*** Opening of INFORMATION GIVEN ***

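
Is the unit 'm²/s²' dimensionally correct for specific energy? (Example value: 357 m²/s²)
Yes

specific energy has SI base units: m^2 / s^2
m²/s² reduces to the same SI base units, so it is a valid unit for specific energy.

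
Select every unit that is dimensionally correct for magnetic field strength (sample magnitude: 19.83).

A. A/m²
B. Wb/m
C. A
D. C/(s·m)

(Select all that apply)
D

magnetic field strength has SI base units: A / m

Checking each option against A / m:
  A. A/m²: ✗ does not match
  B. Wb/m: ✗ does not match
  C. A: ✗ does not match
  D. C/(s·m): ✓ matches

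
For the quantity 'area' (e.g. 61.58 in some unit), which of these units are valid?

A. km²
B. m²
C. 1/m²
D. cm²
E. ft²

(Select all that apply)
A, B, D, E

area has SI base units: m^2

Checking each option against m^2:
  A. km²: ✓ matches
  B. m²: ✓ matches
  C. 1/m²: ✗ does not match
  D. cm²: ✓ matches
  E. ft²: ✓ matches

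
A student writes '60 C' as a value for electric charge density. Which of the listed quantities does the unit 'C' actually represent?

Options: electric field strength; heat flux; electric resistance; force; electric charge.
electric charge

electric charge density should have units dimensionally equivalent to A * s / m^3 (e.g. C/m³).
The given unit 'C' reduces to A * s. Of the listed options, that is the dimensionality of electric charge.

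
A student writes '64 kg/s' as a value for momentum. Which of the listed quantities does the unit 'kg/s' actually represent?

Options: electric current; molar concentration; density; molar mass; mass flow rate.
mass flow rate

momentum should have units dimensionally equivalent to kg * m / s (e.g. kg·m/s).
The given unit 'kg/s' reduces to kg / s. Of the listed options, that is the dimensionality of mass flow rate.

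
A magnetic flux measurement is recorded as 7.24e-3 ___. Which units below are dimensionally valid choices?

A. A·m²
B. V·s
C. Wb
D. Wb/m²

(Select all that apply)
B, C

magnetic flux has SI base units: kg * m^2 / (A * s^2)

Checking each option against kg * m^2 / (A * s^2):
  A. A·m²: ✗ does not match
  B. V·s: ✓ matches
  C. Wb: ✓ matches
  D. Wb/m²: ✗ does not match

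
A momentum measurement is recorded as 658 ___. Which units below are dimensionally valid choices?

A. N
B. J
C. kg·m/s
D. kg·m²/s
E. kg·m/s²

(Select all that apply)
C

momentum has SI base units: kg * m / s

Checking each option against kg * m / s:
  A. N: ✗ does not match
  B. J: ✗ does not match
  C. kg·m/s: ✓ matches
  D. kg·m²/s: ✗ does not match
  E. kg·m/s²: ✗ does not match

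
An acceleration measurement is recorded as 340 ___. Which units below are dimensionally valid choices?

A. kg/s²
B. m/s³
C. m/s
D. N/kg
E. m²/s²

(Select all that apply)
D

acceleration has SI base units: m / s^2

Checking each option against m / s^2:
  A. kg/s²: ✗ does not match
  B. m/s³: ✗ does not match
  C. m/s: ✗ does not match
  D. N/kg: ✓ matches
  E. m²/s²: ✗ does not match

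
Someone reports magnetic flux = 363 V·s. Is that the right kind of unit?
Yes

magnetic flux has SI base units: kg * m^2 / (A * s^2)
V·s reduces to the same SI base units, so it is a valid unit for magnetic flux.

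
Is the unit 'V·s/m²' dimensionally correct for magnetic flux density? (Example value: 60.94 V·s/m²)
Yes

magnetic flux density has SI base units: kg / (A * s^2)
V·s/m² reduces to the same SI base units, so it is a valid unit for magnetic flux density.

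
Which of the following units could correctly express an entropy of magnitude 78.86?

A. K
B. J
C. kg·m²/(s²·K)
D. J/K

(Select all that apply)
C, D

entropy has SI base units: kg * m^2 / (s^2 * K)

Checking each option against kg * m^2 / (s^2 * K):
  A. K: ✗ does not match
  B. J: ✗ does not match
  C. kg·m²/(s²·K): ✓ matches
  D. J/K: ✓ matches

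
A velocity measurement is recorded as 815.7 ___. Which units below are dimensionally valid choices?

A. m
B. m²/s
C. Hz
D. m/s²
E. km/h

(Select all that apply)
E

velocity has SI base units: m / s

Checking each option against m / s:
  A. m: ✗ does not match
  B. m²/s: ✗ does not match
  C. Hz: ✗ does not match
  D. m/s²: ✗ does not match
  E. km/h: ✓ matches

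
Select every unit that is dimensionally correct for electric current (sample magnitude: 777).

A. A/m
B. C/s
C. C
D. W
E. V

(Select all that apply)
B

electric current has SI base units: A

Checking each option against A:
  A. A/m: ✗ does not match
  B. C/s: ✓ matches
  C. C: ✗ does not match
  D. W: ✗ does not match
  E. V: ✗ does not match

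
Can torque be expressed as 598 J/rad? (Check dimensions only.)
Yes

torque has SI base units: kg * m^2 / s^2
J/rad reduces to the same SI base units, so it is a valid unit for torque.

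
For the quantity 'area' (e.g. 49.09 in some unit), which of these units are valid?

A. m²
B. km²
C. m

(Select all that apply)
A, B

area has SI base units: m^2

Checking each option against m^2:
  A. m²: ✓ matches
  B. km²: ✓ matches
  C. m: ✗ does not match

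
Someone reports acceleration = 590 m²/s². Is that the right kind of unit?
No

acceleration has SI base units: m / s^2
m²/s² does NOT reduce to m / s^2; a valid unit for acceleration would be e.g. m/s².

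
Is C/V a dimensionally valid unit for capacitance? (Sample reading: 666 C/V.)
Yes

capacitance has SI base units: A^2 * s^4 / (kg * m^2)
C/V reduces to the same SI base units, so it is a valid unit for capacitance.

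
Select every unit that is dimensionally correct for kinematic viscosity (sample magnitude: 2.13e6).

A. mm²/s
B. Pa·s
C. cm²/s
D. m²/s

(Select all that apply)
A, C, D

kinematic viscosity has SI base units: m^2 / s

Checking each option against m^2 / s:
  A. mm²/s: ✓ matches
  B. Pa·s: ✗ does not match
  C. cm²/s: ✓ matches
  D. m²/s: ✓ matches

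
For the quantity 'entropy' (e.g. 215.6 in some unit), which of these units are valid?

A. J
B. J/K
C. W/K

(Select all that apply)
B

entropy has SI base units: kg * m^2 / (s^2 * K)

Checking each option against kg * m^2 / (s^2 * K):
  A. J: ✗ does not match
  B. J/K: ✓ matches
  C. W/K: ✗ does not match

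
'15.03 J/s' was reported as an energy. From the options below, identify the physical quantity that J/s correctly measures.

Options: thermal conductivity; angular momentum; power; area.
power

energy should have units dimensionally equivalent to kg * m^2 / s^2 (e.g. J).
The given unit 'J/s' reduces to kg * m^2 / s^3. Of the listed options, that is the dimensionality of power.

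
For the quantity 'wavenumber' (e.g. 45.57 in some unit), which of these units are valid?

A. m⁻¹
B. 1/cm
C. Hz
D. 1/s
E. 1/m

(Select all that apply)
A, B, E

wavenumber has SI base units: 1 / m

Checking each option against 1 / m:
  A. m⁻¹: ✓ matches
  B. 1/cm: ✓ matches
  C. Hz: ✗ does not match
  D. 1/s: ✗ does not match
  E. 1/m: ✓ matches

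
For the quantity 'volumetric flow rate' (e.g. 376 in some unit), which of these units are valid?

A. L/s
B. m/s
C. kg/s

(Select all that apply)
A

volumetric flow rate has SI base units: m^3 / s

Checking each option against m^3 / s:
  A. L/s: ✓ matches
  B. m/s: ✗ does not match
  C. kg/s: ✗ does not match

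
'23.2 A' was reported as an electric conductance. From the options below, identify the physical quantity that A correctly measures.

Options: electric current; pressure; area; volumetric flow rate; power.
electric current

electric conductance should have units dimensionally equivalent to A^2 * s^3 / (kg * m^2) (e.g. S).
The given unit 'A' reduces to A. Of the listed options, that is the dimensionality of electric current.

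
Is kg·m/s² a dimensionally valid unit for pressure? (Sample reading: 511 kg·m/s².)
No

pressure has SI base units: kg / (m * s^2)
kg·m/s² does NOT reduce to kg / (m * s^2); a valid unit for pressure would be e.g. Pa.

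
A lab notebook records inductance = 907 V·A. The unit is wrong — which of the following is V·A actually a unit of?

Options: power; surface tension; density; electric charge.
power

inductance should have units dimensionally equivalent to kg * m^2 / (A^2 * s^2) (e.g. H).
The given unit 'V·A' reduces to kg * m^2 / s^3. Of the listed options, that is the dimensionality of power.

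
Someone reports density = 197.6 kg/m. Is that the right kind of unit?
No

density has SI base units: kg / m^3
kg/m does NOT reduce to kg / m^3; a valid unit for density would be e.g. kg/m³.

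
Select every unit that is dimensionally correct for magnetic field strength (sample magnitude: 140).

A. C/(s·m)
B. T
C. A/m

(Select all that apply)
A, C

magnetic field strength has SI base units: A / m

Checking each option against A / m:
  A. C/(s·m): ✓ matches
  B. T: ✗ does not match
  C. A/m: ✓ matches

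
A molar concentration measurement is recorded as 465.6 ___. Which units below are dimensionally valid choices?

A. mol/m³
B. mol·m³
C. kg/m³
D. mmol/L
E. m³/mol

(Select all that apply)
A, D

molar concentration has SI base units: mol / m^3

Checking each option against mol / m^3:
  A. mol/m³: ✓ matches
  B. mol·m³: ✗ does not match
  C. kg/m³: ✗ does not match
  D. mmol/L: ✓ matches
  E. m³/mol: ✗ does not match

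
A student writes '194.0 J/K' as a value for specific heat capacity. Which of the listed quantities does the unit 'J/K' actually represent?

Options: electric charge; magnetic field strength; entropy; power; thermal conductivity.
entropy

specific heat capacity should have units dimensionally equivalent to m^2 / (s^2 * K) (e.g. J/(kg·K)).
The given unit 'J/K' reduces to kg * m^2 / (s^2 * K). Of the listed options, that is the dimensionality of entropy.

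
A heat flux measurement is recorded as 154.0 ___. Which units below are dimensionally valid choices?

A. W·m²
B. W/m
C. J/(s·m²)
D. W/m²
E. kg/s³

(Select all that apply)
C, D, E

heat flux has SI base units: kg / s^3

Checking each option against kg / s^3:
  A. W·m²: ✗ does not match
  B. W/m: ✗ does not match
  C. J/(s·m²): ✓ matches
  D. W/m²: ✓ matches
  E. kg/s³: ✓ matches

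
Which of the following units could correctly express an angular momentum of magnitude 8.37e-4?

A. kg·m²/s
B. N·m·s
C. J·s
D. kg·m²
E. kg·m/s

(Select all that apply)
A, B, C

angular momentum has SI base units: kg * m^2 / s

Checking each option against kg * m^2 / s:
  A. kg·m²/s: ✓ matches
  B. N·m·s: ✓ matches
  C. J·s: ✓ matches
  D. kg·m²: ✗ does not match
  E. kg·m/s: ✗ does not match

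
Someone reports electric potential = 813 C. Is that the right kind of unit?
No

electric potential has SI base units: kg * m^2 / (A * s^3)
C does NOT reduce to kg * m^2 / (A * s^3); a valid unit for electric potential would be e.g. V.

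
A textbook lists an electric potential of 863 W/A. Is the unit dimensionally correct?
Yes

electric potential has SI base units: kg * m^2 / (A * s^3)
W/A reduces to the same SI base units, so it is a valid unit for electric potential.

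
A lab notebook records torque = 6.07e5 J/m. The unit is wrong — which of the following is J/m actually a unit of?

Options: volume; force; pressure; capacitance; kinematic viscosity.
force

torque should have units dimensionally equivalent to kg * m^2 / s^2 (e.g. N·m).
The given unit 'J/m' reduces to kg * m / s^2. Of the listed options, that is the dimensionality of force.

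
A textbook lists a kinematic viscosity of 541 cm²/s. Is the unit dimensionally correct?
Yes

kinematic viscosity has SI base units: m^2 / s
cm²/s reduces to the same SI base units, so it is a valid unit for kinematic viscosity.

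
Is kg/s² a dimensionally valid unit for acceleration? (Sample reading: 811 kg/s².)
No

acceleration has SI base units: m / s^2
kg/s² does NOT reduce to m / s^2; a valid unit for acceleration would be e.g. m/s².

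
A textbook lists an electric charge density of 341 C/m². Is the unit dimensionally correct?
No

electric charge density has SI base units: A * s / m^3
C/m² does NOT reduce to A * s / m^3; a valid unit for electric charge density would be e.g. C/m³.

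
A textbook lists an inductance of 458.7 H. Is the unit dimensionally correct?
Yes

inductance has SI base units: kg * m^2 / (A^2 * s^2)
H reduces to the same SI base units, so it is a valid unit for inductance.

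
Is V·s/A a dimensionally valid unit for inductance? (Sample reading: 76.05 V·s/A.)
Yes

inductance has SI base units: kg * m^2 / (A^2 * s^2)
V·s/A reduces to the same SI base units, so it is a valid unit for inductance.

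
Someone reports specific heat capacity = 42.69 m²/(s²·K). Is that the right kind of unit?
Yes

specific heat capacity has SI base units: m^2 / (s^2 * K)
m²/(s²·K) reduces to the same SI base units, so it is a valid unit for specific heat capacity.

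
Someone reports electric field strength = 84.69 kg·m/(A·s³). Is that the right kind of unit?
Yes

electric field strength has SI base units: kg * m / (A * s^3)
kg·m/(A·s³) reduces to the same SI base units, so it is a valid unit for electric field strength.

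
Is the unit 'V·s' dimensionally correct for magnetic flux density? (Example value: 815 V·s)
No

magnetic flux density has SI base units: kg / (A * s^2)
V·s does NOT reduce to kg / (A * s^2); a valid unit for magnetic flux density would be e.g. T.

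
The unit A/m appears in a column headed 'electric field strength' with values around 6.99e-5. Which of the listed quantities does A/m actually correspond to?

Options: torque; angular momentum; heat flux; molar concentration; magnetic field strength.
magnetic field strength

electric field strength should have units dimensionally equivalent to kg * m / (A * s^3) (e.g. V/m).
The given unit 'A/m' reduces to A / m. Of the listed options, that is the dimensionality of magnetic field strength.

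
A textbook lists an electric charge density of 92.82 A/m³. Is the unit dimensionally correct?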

*** Close of INFORMATION GIVEN ***

Of the records above, copy each line that includes "From".

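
'15.03 J/s' was reported as an energy. From the options below, identify the physical quantity that J/s correctly measures.
'23.2 A' was reported as an electric conductance. From the options below, identify the physical quantity that A correctly measures.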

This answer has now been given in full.